» WORK TO COMPLETE
What is needed is an exact printout of all the data.

___ EXCERPTED DATA ___

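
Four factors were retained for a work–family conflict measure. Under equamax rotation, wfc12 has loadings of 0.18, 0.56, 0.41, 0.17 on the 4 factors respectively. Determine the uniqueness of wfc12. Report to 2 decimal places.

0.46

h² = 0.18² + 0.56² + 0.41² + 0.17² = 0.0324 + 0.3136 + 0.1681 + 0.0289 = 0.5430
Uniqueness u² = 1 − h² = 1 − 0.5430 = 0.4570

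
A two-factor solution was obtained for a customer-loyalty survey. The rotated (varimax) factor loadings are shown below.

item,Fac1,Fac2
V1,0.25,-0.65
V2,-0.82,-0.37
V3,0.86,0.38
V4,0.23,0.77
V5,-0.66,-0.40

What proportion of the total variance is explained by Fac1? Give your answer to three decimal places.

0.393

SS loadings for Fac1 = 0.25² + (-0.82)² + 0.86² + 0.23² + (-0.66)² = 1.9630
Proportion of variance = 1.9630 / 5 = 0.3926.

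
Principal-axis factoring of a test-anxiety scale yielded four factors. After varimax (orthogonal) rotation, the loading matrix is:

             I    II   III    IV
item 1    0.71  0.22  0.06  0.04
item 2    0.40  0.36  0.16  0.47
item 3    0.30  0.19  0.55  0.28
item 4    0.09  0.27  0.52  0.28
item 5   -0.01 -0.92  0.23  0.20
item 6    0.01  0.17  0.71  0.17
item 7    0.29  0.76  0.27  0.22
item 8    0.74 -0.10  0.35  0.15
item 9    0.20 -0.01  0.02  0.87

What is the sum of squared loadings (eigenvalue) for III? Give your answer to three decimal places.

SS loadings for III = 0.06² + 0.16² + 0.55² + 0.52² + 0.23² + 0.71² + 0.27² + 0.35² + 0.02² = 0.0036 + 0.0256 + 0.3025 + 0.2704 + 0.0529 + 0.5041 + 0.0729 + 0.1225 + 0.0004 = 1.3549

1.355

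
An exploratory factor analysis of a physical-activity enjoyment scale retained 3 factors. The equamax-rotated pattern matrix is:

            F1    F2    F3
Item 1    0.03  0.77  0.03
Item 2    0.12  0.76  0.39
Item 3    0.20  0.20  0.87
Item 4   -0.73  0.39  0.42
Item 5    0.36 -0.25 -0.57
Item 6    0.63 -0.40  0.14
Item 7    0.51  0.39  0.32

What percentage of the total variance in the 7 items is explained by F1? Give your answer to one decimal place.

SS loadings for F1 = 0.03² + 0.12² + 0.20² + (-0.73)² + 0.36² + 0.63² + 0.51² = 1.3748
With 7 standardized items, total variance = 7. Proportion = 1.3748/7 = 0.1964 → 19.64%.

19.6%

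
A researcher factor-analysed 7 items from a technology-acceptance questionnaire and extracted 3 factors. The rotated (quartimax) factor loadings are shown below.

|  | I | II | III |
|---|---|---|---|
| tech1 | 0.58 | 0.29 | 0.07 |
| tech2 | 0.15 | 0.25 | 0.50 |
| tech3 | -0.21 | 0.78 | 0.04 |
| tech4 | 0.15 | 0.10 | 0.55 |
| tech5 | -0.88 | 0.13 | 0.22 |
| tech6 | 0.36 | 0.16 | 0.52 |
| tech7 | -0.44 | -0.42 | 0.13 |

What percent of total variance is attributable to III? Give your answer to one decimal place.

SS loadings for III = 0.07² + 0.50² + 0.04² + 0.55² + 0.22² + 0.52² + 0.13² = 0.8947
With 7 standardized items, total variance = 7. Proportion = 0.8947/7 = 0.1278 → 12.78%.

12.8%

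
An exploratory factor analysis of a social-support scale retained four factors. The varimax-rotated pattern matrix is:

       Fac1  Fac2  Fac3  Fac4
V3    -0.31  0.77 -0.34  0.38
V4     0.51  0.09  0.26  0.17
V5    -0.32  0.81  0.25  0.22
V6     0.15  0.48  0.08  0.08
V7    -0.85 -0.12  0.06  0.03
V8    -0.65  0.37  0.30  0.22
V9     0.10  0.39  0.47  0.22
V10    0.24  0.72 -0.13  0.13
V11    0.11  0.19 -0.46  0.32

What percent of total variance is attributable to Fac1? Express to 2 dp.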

___

» RESPONSE AREA
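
Four factors were retained for a work–family conflict measure. Under equamax rotation, wfc12 has loadings of 0.18, 0.56, 0.41, 0.17 on the 4 factors respectively. Determine the uniqueness of wfc12. Report to 2 decimal places.

0.46

h² = 0.18² + 0.56² + 0.41² + 0.17² = 0.0324 + 0.3136 + 0.1681 + 0.0289 = 0.5430
Uniqueness u² = 1 − h² = 1 − 0.5430 = 0.4570

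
A two-factor solution was obtained for a customer-loyalty survey. The rotated (varimax) factor loadings are shown below.

item,Fac1,Fac2
V1,0.25,-0.65
V2,-0.82,-0.37
V3,0.86,0.38
V4,0.23,0.77
V5,-0.66,-0.40

What proportion of the total variance is explained by Fac1? Give your answer to three decimal places.

0.393

SS loadings for Fac1 = 0.25² + (-0.82)² + 0.86² + 0.23² + (-0.66)² = 1.9630
Proportion of variance = 1.9630 / 5 = 0.3926.

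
Principal-axis factoring of a test-anxiety scale yielded four factors. After varimax (orthogonal) rotation, the loading matrix is:

             I    II   III    IV
item 1    0.71  0.22  0.06  0.04
item 2    0.40  0.36  0.16  0.47
item 3    0.30  0.19  0.55  0.28
item 4    0.09  0.27  0.52  0.28
item 5   -0.01 -0.92  0.23  0.20
item 6    0.01  0.17  0.71  0.17
item 7    0.29  0.76  0.27  0.22
item 8    0.74 -0.10  0.35  0.15
item 9    0.20 -0.01  0.02  0.87

What is the sum of squared loadings (eigenvalue) for III? Give your answer to three decimal places.

SS loadings for III = 0.06² + 0.16² + 0.55² + 0.52² + 0.23² + 0.71² + 0.27² + 0.35² + 0.02² = 0.0036 + 0.0256 + 0.3025 + 0.2704 + 0.0529 + 0.5041 + 0.0729 + 0.1225 + 0.0004 = 1.3549

1.355

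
An exploratory factor analysis of a physical-activity enjoyment scale retained 3 factors. The equamax-rotated pattern matrix is:

            F1    F2    F3
Item 1    0.03  0.77  0.03
Item 2    0.12  0.76  0.39
Item 3    0.20  0.20  0.87
Item 4   -0.73  0.39  0.42
Item 5    0.36 -0.25 -0.57
Item 6    0.63 -0.40  0.14
Item 7    0.51  0.39  0.32

What percentage of the total variance in the 7 items is explained by F1? Give your answer to one decimal place.

SS loadings for F1 = 0.03² + 0.12² + 0.20² + (-0.73)² + 0.36² + 0.63² + 0.51² = 1.3748
With 7 standardized items, total variance = 7. Proportion = 1.3748/7 = 0.1964 → 19.64%.

19.6%

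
A researcher factor-analysed 7 items from a technology-acceptance questionnaire and extracted 3 factors. The rotated (quartimax) factor loadings are shown below.

|  | I | II | III |
|---|---|---|---|
| tech1 | 0.58 | 0.29 | 0.07 |
| tech2 | 0.15 | 0.25 | 0.50 |
| tech3 | -0.21 | 0.78 | 0.04 |
| tech4 | 0.15 | 0.10 | 0.55 |
| tech5 | -0.88 | 0.13 | 0.22 |
| tech6 | 0.36 | 0.16 | 0.52 |
| tech7 | -0.44 | -0.42 | 0.13 |

What percent of total variance is attributable to III? Give your answer to one decimal place.

SS loadings for III = 0.07² + 0.50² + 0.04² + 0.55² + 0.22² + 0.52² + 0.13² = 0.8947
With 7 standardized items, total variance = 7. Proportion = 0.8947/7 = 0.1278 → 12.78%.

12.8%

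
An exploratory factor analysis of a social-support scale retained four factors. The varimax-rotated pattern matrix is:

       Fac1  Fac2  Fac3  Fac4
V3    -0.31  0.77 -0.34  0.38
V4     0.51  0.09  0.26  0.17
V5    -0.32  0.81  0.25  0.22
V6     0.15  0.48  0.08  0.08
V7    -0.85 -0.12  0.06  0.03
V8    -0.65  0.37  0.30  0.22
V9     0.10  0.39  0.47  0.22
V10    0.24  0.72 -0.13  0.13
V11    0.11  0.19 -0.46  0.32

What percent of total variance is attributable to Fac1? Express to 2 dp.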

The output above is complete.